Required work:
Restate the entries below without a single change.

┏━━

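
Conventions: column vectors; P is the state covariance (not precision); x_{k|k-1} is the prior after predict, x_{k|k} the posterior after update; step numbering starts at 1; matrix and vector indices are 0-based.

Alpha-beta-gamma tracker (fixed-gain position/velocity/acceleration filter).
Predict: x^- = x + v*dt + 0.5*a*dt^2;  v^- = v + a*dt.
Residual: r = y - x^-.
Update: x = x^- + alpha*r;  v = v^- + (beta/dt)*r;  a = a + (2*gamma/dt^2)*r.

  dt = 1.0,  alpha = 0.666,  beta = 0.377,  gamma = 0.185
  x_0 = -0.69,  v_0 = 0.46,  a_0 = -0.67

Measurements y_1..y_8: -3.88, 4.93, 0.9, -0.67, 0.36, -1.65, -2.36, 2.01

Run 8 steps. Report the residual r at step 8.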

┗━━

The completed task:
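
Conventions: column vectors; P is the state covariance (not precision); x_{k|k-1} is the prior after predict, x_{k|k} the posterior after update; step numbering starts at 1; matrix and vector indices are 0-based.

Alpha-beta-gamma tracker (fixed-gain position/velocity/acceleration filter).
Predict: x^- = x + v*dt + 0.5*a*dt^2;  v^- = v + a*dt.
Residual: r = y - x^-.
Update: x = x^- + alpha*r;  v = v^- + (beta/dt)*r;  a = a + (2*gamma/dt^2)*r.

  dt = 1.0,  alpha = 0.666,  beta = 0.377,  gamma = 0.185
  x_0 = -0.69,  v_0 = 0.46,  a_0 = -0.67

Measurements y_1..y_8: -3.88, 4.93, 0.9, -0.67, 0.36, -1.65, -2.36, 2.01

Run 8 steps. Report the residual r at step 8.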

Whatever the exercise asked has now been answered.